• _Supplied data_:
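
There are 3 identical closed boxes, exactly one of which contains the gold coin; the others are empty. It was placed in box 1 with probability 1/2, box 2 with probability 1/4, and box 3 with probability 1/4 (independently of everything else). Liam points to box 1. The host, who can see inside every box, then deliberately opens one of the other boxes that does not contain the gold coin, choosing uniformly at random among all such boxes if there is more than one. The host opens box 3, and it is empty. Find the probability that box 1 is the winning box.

1/2

Consider each possible location of the gold coin in turn.
If it is in box 1 (prior 1/2): the host has 2 equally likely choices, so probability 1/2; weight (1/2)·(1/2) = 1/4.
If it is in box 2 (prior 1/4): the host has no choice, probability 1; weight (1/4)·1 = 1/4.
If it is in box 3 (prior 1/4): the host opened box 3, so this case is ruled out; weight (1/4)·0 = 0.
The weights sum to 1/2.
So P(the gold coin in box 1 | the host opened box 3) = (1/4) / (1/2) = 1/2.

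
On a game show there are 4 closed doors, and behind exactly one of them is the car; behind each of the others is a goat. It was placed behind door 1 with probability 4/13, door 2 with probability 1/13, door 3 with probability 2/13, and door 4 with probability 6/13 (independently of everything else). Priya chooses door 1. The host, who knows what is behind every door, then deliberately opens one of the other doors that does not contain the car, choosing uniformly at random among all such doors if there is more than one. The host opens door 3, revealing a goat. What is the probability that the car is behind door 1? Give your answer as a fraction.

8/29

Apply Bayes' rule, conditioning on where the car actually is.
If it is behind door 1 (prior 4/13): the host has 3 equally likely choices, so probability 1/3; weight (4/13)·(1/3) = 4/39.
If it is behind door 2 (prior 1/13): the host has 2 equally likely choices, so probability 1/2; weight (1/13)·(1/2) = 1/26.
If it is behind door 3 (prior 2/13): the host opened door 3, so this case is ruled out; weight (2/13)·0 = 0.
If it is behind door 4 (prior 6/13): the host has 2 equally likely choices, so probability 1/2; weight (6/13)·(1/2) = 3/13.
The weights sum to 29/78.
So P(the car behind door 1 | the host opened door 3) = (4/39) / (29/78) = 8/29.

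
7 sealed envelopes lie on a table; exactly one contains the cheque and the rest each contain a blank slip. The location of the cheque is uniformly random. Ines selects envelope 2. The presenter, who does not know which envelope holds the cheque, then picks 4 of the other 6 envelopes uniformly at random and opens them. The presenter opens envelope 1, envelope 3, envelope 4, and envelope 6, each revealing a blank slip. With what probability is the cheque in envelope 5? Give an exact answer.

1/3

Condition on the true location of the cheque.
If it is in any of envelopes 1, 3, 4, and 6 (prior 1/7 each): that envelope was opened and seen not to hold the prize — ruled out; weight (1/7)·0 = 0 each.
If it is in any of envelopes 2, 5, and 7 (prior 1/7 each): the presenter picks exactly this set with probability 1/15 regardless, and none is the prize; weight (1/7)·(1/15) = 1/105 each.
The weights sum to 1/35.
So P(the cheque in envelope 5 | the presenter opened envelope 1, envelope 3, envelope 4, and envelope 6) = (1/105) / (1/35) = 1/3.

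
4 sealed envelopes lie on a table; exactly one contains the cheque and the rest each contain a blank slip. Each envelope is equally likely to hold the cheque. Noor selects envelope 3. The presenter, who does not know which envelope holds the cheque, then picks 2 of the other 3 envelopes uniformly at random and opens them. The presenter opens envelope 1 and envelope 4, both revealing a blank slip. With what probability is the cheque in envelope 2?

1/2

Consider each possible location of the cheque in turn.
If it is in either of envelopes 1 and 4 (prior 1/4 each): that envelope was opened and seen not to hold the prize — ruled out; weight (1/4)·0 = 0 each.
If it is in either of envelopes 2 and 3 (prior 1/4 each): the presenter picks exactly this set with probability 1/3 regardless, and none is the prize; weight (1/4)·(1/3) = 1/12 each.
The weights sum to 1/6.
So P(the cheque in envelope 2 | the presenter opened envelope 1 and envelope 4) = (1/12) / (1/6) = 1/2.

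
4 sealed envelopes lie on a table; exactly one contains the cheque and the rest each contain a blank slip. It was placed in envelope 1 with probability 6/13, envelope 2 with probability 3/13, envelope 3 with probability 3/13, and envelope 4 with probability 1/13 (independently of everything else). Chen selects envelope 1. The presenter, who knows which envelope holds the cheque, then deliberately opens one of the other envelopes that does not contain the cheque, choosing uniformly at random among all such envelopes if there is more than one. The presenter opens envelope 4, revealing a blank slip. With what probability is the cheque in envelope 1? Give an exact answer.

Consider each possible location of the cheque in turn.
If it is in envelope 1 (prior 6/13): the presenter has 3 equally likely choices, so probability 1/3; weight (6/13)·(1/3) = 2/13.
If it is in either of envelopes 2 and 3 (prior 3/13 each): the presenter has 2 equally likely choices, so probability 1/2; weight (3/13)·(1/2) = 3/26 each.
If it is in envelope 4 (prior 1/13): the presenter opened envelope 4, so this case is ruled out; weight (1/13)·0 = 0.
The weights sum to 5/13.
So P(the cheque in envelope 1 | the presenter opened envelope 4) = (2/13) / (5/13) = 2/5.

2/5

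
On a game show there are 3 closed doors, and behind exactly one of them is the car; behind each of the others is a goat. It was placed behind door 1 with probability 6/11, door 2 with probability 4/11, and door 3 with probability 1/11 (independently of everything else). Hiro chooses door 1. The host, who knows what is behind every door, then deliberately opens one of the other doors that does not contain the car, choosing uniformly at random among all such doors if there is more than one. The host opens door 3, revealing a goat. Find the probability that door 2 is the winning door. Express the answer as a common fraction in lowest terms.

Condition on the true location of the car.
If it is behind door 1 (prior 6/11): the host has 2 equally likely choices, so probability 1/2; weight (6/11)·(1/2) = 3/11.
If it is behind door 2 (prior 4/11): the host has no choice, probability 1; weight (4/11)·1 = 4/11.
If it is behind door 3 (prior 1/11): the host opened door 3, so this case is ruled out; weight (1/11)·0 = 0.
The weights sum to 7/11.
So P(the car behind door 2 | the host opened door 3) = (4/11) / (7/11) = 4/7.

4/7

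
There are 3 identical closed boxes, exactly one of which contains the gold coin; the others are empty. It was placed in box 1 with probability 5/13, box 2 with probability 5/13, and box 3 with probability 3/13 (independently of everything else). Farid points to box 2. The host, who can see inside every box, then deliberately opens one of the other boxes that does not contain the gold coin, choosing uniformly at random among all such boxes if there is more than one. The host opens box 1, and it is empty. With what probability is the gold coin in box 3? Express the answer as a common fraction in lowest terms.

Condition on the true location of the gold coin.
If it is in box 1 (prior 5/13): the host opened box 1, so this case is ruled out; weight (5/13)·0 = 0.
If it is in box 2 (prior 5/13): the host has 2 equally likely choices, so probability 1/2; weight (5/13)·(1/2) = 5/26.
If it is in box 3 (prior 3/13): the host has no choice, probability 1; weight (3/13)·1 = 3/13.
The weights sum to 11/26.
So P(the gold coin in box 3 | the host opened box 1) = (3/13) / (11/26) = 6/11.

6/11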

• _How to complete this task_:
Return every entry exactly.

• _Your response_:
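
There are 3 identical closed boxes, exactly one of which contains the gold coin; the others are empty. It was placed in box 1 with probability 1/2, box 2 with probability 1/4, and box 3 with probability 1/4 (independently of everything else). Liam points to box 1. The host, who can see inside every box, then deliberately opens one of the other boxes that does not contain the gold coin, choosing uniformly at random among all such boxes if there is more than one. The host opens box 3, and it is empty. Find the probability that box 1 is the winning box.

1/2

Consider each possible location of the gold coin in turn.
If it is in box 1 (prior 1/2): the host has 2 equally likely choices, so probability 1/2; weight (1/2)·(1/2) = 1/4.
If it is in box 2 (prior 1/4): the host has no choice, probability 1; weight (1/4)·1 = 1/4.
If it is in box 3 (prior 1/4): the host opened box 3, so this case is ruled out; weight (1/4)·0 = 0.
The weights sum to 1/2.
So P(the gold coin in box 1 | the host opened box 3) = (1/4) / (1/2) = 1/2.

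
On a game show there are 4 closed doors, and behind exactly one of them is the car; behind each of the others is a goat. It was placed behind door 1 with probability 4/13, door 2 with probability 1/13, door 3 with probability 2/13, and door 4 with probability 6/13 (independently of everything else). Priya chooses door 1. The host, who knows what is behind every door, then deliberately opens one of the other doors that does not contain the car, choosing uniformly at random among all such doors if there is more than one. The host opens door 3, revealing a goat. What is the probability that the car is behind door 1? Give your answer as a fraction.

8/29

Apply Bayes' rule, conditioning on where the car actually is.
If it is behind door 1 (prior 4/13): the host has 3 equally likely choices, so probability 1/3; weight (4/13)·(1/3) = 4/39.
If it is behind door 2 (prior 1/13): the host has 2 equally likely choices, so probability 1/2; weight (1/13)·(1/2) = 1/26.
If it is behind door 3 (prior 2/13): the host opened door 3, so this case is ruled out; weight (2/13)·0 = 0.
If it is behind door 4 (prior 6/13): the host has 2 equally likely choices, so probability 1/2; weight (6/13)·(1/2) = 3/13.
The weights sum to 29/78.
So P(the car behind door 1 | the host opened door 3) = (4/39) / (29/78) = 8/29.

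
7 sealed envelopes lie on a table; exactly one contains the cheque and the rest each contain a blank slip. The location of the cheque is uniformly random. Ines selects envelope 2. The presenter, who does not know which envelope holds the cheque, then picks 4 of the other 6 envelopes uniformly at random and opens them. The presenter opens envelope 1, envelope 3, envelope 4, and envelope 6, each revealing a blank slip. With what probability is the cheque in envelope 5? Give an exact answer.

1/3

Condition on the true location of the cheque.
If it is in any of envelopes 1, 3, 4, and 6 (prior 1/7 each): that envelope was opened and seen not to hold the prize — ruled out; weight (1/7)·0 = 0 each.
If it is in any of envelopes 2, 5, and 7 (prior 1/7 each): the presenter picks exactly this set with probability 1/15 regardless, and none is the prize; weight (1/7)·(1/15) = 1/105 each.
The weights sum to 1/35.
So P(the cheque in envelope 5 | the presenter opened envelope 1, envelope 3, envelope 4, and envelope 6) = (1/105) / (1/35) = 1/3.

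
4 sealed envelopes lie on a table; exactly one contains the cheque and the rest each contain a blank slip. Each envelope is equally likely to hold the cheque. Noor selects envelope 3. The presenter, who does not know which envelope holds the cheque, then picks 2 of the other 3 envelopes uniformly at random and opens them. The presenter opens envelope 1 and envelope 4, both revealing a blank slip. With what probability is the cheque in envelope 2?

1/2

Consider each possible location of the cheque in turn.
If it is in either of envelopes 1 and 4 (prior 1/4 each): that envelope was opened and seen not to hold the prize — ruled out; weight (1/4)·0 = 0 each.
If it is in either of envelopes 2 and 3 (prior 1/4 each): the presenter picks exactly this set with probability 1/3 regardless, and none is the prize; weight (1/4)·(1/3) = 1/12 each.
The weights sum to 1/6.
So P(the cheque in envelope 2 | the presenter opened envelope 1 and envelope 4) = (1/12) / (1/6) = 1/2.

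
4 sealed envelopes lie on a table; exactly one contains the cheque and the rest each contain a blank slip. It was placed in envelope 1 with probability 6/13, envelope 2 with probability 3/13, envelope 3 with probability 3/13, and envelope 4 with probability 1/13 (independently of everything else). Chen selects envelope 1. The presenter, who knows which envelope holds the cheque, then deliberately opens one of the other envelopes that does not contain the cheque, choosing uniformly at random among all such envelopes if there is more than one. The presenter opens envelope 4, revealing a blank slip. With what probability is the cheque in envelope 1? Give an exact answer.

Consider each possible location of the cheque in turn.
If it is in envelope 1 (prior 6/13): the presenter has 3 equally likely choices, so probability 1/3; weight (6/13)·(1/3) = 2/13.
If it is in either of envelopes 2 and 3 (prior 3/13 each): the presenter has 2 equally likely choices, so probability 1/2; weight (3/13)·(1/2) = 3/26 each.
If it is in envelope 4 (prior 1/13): the presenter opened envelope 4, so this case is ruled out; weight (1/13)·0 = 0.
The weights sum to 5/13.
So P(the cheque in envelope 1 | the presenter opened envelope 4) = (2/13) / (5/13) = 2/5.

2/5

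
On a game show there are 3 closed doors, and behind exactly one of them is the car; behind each of the others is a goat. It was placed behind door 1 with probability 6/11, door 2 with probability 4/11, and door 3 with probability 1/11 (independently of everything else). Hiro chooses door 1. The host, who knows what is behind every door, then deliberately opens one of the other doors that does not contain the car, choosing uniformly at random among all such doors if there is more than one. The host opens door 3, revealing a goat. Find the probability that door 2 is the winning door. Express the answer as a common fraction in lowest terms.

Condition on the true location of the car.
If it is behind door 1 (prior 6/11): the host has 2 equally likely choices, so probability 1/2; weight (6/11)·(1/2) = 3/11.
If it is behind door 2 (prior 4/11): the host has no choice, probability 1; weight (4/11)·1 = 4/11.
If it is behind door 3 (prior 1/11): the host opened door 3, so this case is ruled out; weight (1/11)·0 = 0.
The weights sum to 7/11.
So P(the car behind door 2 | the host opened door 3) = (4/11) / (7/11) = 4/7.

4/7

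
There are 3 identical closed boxes, exactly one of which contains the gold coin; the others are empty. It was placed in box 1 with probability 5/13, box 2 with probability 5/13, and box 3 with probability 3/13 (independently of everything else). Farid points to box 2. The host, who can see inside every box, then deliberately opens one of the other boxes that does not contain the gold coin, choosing uniformly at random among all such boxes if there is more than one. The host opens box 1, and it is empty. With what probability is the gold coin in box 3? Express the answer as a common fraction in lowest terms.

Condition on the true location of the gold coin.
If it is in box 1 (prior 5/13): the host opened box 1, so this case is ruled out; weight (5/13)·0 = 0.
If it is in box 2 (prior 5/13): the host has 2 equally likely choices, so probability 1/2; weight (5/13)·(1/2) = 5/26.
If it is in box 3 (prior 3/13): the host has no choice, probability 1; weight (3/13)·1 = 3/13.
The weights sum to 11/26.
So P(the gold coin in box 3 | the host opened box 1) = (3/13) / (11/26) = 6/11.

6/11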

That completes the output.